_What to do_: Could you find every line in the entries below that holds the word "produces" and copy it?

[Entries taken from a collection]

- - - - - - -

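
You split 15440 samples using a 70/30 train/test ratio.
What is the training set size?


Test set = 15440 * 30% = 4632. Training set = 15440 - 4632 = 10808.

10808


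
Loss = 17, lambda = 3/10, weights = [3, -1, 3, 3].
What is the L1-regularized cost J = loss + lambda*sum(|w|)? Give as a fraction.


L1 norm = sum(|w|) = 10. J = 17 + 3/10 * 10 = 20.

20


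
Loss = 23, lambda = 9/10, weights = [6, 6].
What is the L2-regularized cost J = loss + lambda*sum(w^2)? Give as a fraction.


L2 sq norm = sum(w^2) = 72. J = 23 + 9/10 * 72 = 439/5.

439/5


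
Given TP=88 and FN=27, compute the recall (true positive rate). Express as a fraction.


Recall = TP / (TP + FN) = 88 / 115 = 88/115.

88/115


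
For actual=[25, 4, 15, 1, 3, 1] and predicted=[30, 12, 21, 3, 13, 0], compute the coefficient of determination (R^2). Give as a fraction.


Mean(y) = 49/6. SS_res = 230. SS_tot = 2861/6. R^2 = 1 - 230/(2861/6) = 1481/2861.

1481/2861


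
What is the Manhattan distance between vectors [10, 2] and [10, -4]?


d = sum of absolute differences: |10-10|=0 + |2--4|=6 = 6.

6


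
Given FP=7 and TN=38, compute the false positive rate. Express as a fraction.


FPR = FP / (FP + TN) = 7 / 45 = 7/45.

7/45


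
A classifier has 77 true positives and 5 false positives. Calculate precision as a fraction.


Precision = TP / (TP + FP) = 77 / 82 = 77/82.

77/82


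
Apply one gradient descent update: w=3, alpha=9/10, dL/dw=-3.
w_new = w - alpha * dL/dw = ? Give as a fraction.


w_new = 3 - 9/10 * -3 = 3 - -27/10 = 57/10.

57/10


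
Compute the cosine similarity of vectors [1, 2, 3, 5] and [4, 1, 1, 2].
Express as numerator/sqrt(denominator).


dot = 19. |a|^2 = 39, |b|^2 = 22. cos = 19/sqrt(858).

19/sqrt(858)


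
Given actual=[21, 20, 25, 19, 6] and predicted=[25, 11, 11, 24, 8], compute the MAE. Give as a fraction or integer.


MAE = (1/5) * (|21-25|=4 + |20-11|=9 + |25-11|=14 + |19-24|=5 + |6-8|=2). Sum = 34. MAE = 34/5.

34/5


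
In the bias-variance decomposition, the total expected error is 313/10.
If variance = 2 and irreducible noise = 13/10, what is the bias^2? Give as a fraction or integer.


Total error = bias^2 + variance + irreducible noise. So bias^2 = 313/10 - 2 - 13/10 = 28.

28


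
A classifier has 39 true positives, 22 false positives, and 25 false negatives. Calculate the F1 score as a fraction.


Precision = 39/61 = 39/61. Recall = 39/64 = 39/64. F1 = 2*P*R/(P+R) = 78/125.

78/125


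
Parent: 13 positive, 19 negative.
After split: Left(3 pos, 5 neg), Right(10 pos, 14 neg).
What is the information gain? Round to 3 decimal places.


H(parent) = 0.9745. H(left) = 0.9544, H(right) = 0.9799. Weighted = (8/32)*0.9544 + (24/32)*0.9799 = 0.9735. IG = 0.9745 - 0.9735 = 0.0010, which rounds to 0.001.

0.001


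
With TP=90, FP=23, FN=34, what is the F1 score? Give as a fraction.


Precision = 90/113 = 90/113. Recall = 90/124 = 45/62. F1 = 2*P*R/(P+R) = 60/79.

60/79


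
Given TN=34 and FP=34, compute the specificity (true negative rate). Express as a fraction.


Specificity = TN / (TN + FP) = 34 / 68 = 1/2.

1/2


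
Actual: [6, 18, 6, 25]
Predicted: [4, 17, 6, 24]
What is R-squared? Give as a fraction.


Mean(y) = 55/4. SS_res = 6. SS_tot = 1059/4. R^2 = 1 - 6/(1059/4) = 345/353.

345/353


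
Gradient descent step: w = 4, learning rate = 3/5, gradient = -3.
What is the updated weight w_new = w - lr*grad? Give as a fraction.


w_new = 4 - 3/5 * -3 = 4 - -9/5 = 29/5.

29/5


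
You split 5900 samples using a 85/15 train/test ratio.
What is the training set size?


Test set = 5900 * 15% = 885. Training set = 5900 - 885 = 5015.

5015


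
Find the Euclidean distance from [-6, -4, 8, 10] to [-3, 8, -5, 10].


d = sqrt(sum of squared differences). (-6--3)^2=9, (-4-8)^2=144, (8--5)^2=169, (10-10)^2=0. Sum = 322.

sqrt(322)


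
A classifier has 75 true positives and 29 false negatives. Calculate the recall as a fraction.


Recall = TP / (TP + FN) = 75 / 104 = 75/104.

75/104


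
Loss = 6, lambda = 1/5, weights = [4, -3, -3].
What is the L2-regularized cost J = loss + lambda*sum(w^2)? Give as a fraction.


L2 sq norm = sum(w^2) = 34. J = 6 + 1/5 * 34 = 64/5.

64/5


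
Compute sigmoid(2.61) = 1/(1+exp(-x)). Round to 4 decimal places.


sigma(2.61) = 1/(1+e^(-2.61)) = 1/(1+0.073535) = 1/1.073535 = 0.9315.

0.9315


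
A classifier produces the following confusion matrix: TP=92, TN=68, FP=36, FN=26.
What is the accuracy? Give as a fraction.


Accuracy = (TP + TN) / (TP + TN + FP + FN) = (92 + 68) / 222 = 80/111.

80/111


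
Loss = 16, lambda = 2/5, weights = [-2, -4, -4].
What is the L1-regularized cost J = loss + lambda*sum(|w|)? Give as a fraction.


L1 norm = sum(|w|) = 10. J = 16 + 2/5 * 10 = 20.

20


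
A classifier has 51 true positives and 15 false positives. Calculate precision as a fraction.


Precision = TP / (TP + FP) = 51 / 66 = 17/22.

17/22


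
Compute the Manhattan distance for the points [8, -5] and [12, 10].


d = sum of absolute differences: |8-12|=4 + |-5-10|=15 = 19.

19


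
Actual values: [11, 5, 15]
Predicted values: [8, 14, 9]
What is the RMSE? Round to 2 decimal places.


MSE = 42.0000. RMSE = sqrt(42.0000) = 6.48.

6.48


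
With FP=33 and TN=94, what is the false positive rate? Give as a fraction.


FPR = FP / (FP + TN) = 33 / 127 = 33/127.

33/127


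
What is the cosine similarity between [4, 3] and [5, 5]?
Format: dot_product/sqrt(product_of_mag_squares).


dot = 35. |a|^2 = 25, |b|^2 = 50. cos = 35/sqrt(1250).

35/sqrt(1250)


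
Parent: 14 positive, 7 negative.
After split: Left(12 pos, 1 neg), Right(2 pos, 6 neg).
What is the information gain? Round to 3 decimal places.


H(parent) = 0.9183. H(left) = 0.3912, H(right) = 0.8113. Weighted = (13/21)*0.3912 + (8/21)*0.8113 = 0.5512. IG = 0.9183 - 0.5512 = 0.3671, which rounds to 0.367.

0.367


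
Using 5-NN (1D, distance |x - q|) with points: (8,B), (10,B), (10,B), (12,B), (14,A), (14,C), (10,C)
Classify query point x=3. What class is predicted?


Distances: |8-3|=5, |10-3|=7, |10-3|=7, |12-3|=9, |14-3|=11, |14-3|=11, |10-3|=7. 5 nearest: (8,B), (10,B), (10,B), (10,C), (12,B). Counts: {'B': 4, 'C': 1}. Majority class: B.

B


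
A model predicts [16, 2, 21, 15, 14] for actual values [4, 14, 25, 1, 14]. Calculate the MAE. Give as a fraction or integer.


MAE = (1/5) * (|4-16|=12 + |14-2|=12 + |25-21|=4 + |1-15|=14 + |14-14|=0). Sum = 42. MAE = 42/5.

42/5


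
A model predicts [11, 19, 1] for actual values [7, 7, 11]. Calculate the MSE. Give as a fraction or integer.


MSE = (1/3) * ((7-11)^2=16 + (7-19)^2=144 + (11-1)^2=100). Sum = 260. MSE = 260/3.

260/3


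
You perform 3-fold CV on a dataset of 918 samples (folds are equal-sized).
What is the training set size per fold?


Each validation fold has 918/3 = 306 samples. Training set = 918 - 306 = 612.

612


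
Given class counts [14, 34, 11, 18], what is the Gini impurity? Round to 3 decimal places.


Total = 77. Proportions: 14/77, 34/77, 11/77, 18/77. sum(p_i^2) = 0.3031. Gini = 1 - 0.3031 = 0.6969, which rounds to 0.697.

0.697


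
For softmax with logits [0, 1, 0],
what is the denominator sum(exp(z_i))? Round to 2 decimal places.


Denom = e^0=1.0000 + e^1=2.7183 + e^0=1.0000. Sum = 4.7183, which rounds to 4.72.

4.72


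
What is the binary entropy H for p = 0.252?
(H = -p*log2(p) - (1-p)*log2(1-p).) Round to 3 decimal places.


H = -0.252*log2(0.252) - 0.748*log2(0.748) = 0.814.

0.814


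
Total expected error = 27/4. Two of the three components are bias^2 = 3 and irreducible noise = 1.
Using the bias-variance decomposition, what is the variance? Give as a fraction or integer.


Total error = bias^2 + variance + irreducible noise. So variance = 27/4 - 3 - 1 = 11/4.

11/4


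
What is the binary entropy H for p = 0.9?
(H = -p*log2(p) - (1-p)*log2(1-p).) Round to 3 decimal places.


H = -0.9*log2(0.9) - 0.1*log2(0.1) = 0.469.

0.469


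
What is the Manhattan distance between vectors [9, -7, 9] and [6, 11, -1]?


d = sum of absolute differences: |9-6|=3 + |-7-11|=18 + |9--1|=10 = 31.

31


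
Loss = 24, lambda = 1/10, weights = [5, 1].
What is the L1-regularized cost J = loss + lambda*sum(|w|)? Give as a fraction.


L1 norm = sum(|w|) = 6. J = 24 + 1/10 * 6 = 123/5.

123/5


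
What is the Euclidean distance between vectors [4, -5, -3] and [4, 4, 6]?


d = sqrt(sum of squared differences). (4-4)^2=0, (-5-4)^2=81, (-3-6)^2=81. Sum = 162.

sqrt(162)


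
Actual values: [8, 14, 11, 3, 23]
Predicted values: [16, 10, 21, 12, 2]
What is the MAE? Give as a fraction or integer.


MAE = (1/5) * (|8-16|=8 + |14-10|=4 + |11-21|=10 + |3-12|=9 + |23-2|=21). Sum = 52. MAE = 52/5.

52/5


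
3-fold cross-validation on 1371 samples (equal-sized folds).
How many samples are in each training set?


Each validation fold has 1371/3 = 457 samples. Training set = 1371 - 457 = 914.

914


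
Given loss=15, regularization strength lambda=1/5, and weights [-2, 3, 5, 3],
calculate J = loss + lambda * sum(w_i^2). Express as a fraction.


L2 sq norm = sum(w^2) = 47. J = 15 + 1/5 * 47 = 122/5.

122/5


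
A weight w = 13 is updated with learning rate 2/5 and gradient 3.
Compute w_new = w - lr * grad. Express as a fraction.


w_new = 13 - 2/5 * 3 = 13 - 6/5 = 59/5.

59/5


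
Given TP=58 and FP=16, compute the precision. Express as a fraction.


Precision = TP / (TP + FP) = 58 / 74 = 29/37.

29/37


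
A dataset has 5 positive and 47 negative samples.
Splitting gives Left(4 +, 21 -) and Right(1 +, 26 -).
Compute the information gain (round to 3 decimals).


H(parent) = 0.4567. H(left) = 0.6343, H(right) = 0.2285. Weighted = (25/52)*0.6343 + (27/52)*0.2285 = 0.4236. IG = 0.4567 - 0.4236 = 0.0331, which rounds to 0.033.

0.033


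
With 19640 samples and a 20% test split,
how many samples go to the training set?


Test set = 19640 * 20% = 3928. Training set = 19640 - 3928 = 15712.

15712


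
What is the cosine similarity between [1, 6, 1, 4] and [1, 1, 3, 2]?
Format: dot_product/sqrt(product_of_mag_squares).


dot = 18. |a|^2 = 54, |b|^2 = 15. cos = 18/sqrt(810).

18/sqrt(810)


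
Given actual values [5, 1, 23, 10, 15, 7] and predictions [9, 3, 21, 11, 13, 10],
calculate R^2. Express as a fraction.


Mean(y) = 61/6. SS_res = 38. SS_tot = 1853/6. R^2 = 1 - 38/(1853/6) = 1625/1853.

1625/1853


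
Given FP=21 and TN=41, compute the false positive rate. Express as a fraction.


FPR = FP / (FP + TN) = 21 / 62 = 21/62.

21/62


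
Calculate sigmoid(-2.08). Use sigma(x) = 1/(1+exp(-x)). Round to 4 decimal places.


sigma(-2.08) = 1/(1+e^(2.08)) = 1/(1+8.004469) = 1/9.004469 = 0.1111.

0.1111


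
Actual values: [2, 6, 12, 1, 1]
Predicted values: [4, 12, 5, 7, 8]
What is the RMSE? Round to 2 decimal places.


MSE = 34.8000. RMSE = sqrt(34.8000) = 5.90.

5.90


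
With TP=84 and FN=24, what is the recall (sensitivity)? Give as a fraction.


Recall = TP / (TP + FN) = 84 / 108 = 7/9.

7/9


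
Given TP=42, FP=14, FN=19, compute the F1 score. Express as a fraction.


Precision = 42/56 = 3/4. Recall = 42/61 = 42/61. F1 = 2*P*R/(P+R) = 28/39.

28/39


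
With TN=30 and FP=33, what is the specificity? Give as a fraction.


Specificity = TN / (TN + FP) = 30 / 63 = 10/21.

10/21


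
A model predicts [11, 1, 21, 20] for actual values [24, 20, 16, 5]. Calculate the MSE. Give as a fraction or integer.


MSE = (1/4) * ((24-11)^2=169 + (20-1)^2=361 + (16-21)^2=25 + (5-20)^2=225). Sum = 780. MSE = 195.

195


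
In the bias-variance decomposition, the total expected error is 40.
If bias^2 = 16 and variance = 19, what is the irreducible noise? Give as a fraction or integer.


Total error = bias^2 + variance + irreducible noise. So irreducible noise = 40 - 16 - 19 = 5.

5


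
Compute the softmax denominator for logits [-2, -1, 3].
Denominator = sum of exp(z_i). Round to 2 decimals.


Denom = e^-2=0.1353 + e^-1=0.3679 + e^3=20.0855. Sum = 20.5887, which rounds to 20.59.

20.59


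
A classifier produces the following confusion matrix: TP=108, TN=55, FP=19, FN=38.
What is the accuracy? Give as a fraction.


Accuracy = (TP + TN) / (TP + TN + FP + FN) = (108 + 55) / 220 = 163/220.

163/220


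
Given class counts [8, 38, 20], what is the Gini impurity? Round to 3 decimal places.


Total = 66. Proportions: 8/66, 38/66, 20/66. sum(p_i^2) = 0.4380. Gini = 1 - 0.4380 = 0.5620, which rounds to 0.562.

0.562


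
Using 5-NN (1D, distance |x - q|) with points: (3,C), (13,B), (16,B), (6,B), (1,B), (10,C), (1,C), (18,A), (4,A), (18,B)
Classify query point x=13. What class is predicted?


Distances: |3-13|=10, |13-13|=0, |16-13|=3, |6-13|=7, |1-13|=12, |10-13|=3, |1-13|=12, |18-13|=5, |4-13|=9, |18-13|=5. 5 nearest: (13,B), (16,B), (10,C), (18,A), (18,B). Counts: {'B': 3, 'C': 1, 'A': 1}. Majority class: B.

B


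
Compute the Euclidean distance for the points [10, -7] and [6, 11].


d = sqrt(sum of squared differences). (10-6)^2=16, (-7-11)^2=324. Sum = 340.

sqrt(340)


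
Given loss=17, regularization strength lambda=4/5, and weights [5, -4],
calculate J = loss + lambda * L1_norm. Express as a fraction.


L1 norm = sum(|w|) = 9. J = 17 + 4/5 * 9 = 121/5.

121/5


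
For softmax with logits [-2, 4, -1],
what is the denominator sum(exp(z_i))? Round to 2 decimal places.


Denom = e^-2=0.1353 + e^4=54.5982 + e^-1=0.3679. Sum = 55.1014, which rounds to 55.10.

55.10


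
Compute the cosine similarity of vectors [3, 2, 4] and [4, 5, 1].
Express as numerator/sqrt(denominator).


dot = 26. |a|^2 = 29, |b|^2 = 42. cos = 26/sqrt(1218).

26/sqrt(1218)


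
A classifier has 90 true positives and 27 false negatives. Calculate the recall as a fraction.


Recall = TP / (TP + FN) = 90 / 117 = 10/13.

10/13


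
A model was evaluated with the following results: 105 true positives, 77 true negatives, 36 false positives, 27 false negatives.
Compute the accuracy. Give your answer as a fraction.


Accuracy = (TP + TN) / (TP + TN + FP + FN) = (105 + 77) / 245 = 26/35.

26/35


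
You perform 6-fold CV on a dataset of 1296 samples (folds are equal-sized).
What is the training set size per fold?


Each validation fold has 1296/6 = 216 samples. Training set = 1296 - 216 = 1080.

1080


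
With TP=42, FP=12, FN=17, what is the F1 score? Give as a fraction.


Precision = 42/54 = 7/9. Recall = 42/59 = 42/59. F1 = 2*P*R/(P+R) = 84/113.

84/113


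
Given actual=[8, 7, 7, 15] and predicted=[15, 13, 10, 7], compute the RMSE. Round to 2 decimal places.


MSE = 39.5000. RMSE = sqrt(39.5000) = 6.28.

6.28


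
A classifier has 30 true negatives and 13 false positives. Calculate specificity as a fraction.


Specificity = TN / (TN + FP) = 30 / 43 = 30/43.

30/43


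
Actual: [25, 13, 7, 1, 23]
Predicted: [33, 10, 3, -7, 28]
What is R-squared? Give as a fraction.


Mean(y) = 69/5. SS_res = 178. SS_tot = 2104/5. R^2 = 1 - 178/(2104/5) = 607/1052.

607/1052


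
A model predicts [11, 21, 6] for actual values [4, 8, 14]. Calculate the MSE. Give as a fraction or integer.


MSE = (1/3) * ((4-11)^2=49 + (8-21)^2=169 + (14-6)^2=64). Sum = 282. MSE = 94.

94


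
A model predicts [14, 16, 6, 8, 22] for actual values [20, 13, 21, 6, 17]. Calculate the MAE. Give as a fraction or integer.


MAE = (1/5) * (|20-14|=6 + |13-16|=3 + |21-6|=15 + |6-8|=2 + |17-22|=5). Sum = 31. MAE = 31/5.

31/5


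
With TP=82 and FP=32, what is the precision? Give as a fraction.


Precision = TP / (TP + FP) = 82 / 114 = 41/57.

41/57


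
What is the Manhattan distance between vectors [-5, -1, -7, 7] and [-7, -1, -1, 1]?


d = sum of absolute differences: |-5--7|=2 + |-1--1|=0 + |-7--1|=6 + |7-1|=6 = 14.

14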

- - - - - - -

_Result for this exercise_:
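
A classifier produces the following confusion matrix: TP=92, TN=68, FP=36, FN=26.
A classifier produces the following confusion matrix: TP=108, TN=55, FP=19, FN=38.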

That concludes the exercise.